*** Supplied data ***
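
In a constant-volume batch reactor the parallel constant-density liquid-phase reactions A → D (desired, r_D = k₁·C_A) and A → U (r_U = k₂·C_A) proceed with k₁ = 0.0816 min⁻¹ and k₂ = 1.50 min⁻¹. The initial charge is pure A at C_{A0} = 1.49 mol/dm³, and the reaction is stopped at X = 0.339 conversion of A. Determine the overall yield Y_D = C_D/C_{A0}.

0.0175

C_A = C_{A0}(1−X) = 0.9849 mol/dm³.
Both paths are first order in A, so the instantaneous fraction to D is constant: dC_D/d(−C_A) = k₁/(k₁+k₂) = 0.05159.
C_D = 0.05159·(C_{A0}−C_A) = 0.05159×0.5051 = 0.0261 mol/dm³.
Y_D = C_D/C_{A0} = 0.02606/1.49 = 0.0175.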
***
| Work order |
All the records above need to be set down again exactly as they were given.

| Exercise answer |
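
In a constant-volume batch reactor the parallel constant-density liquid-phase reactions A → D (desired, r_D = k₁·C_A) and A → U (r_U = k₂·C_A) proceed with k₁ = 0.0816 min⁻¹ and k₂ = 1.50 min⁻¹. The initial charge is pure A at C_{A0} = 1.49 mol/dm³, and the reaction is stopped at X = 0.339 conversion of A. Determine the overall yield Y_D = C_D/C_{A0}.

0.0175

C_A = C_{A0}(1−X) = 0.9849 mol/dm³.
Both paths are first order in A, so the instantaneous fraction to D is constant: dC_D/d(−C_A) = k₁/(k₁+k₂) = 0.05159.
C_D = 0.05159·(C_{A0}−C_A) = 0.05159×0.5051 = 0.0261 mol/dm³.
Y_D = C_D/C_{A0} = 0.02606/1.49 = 0.0175.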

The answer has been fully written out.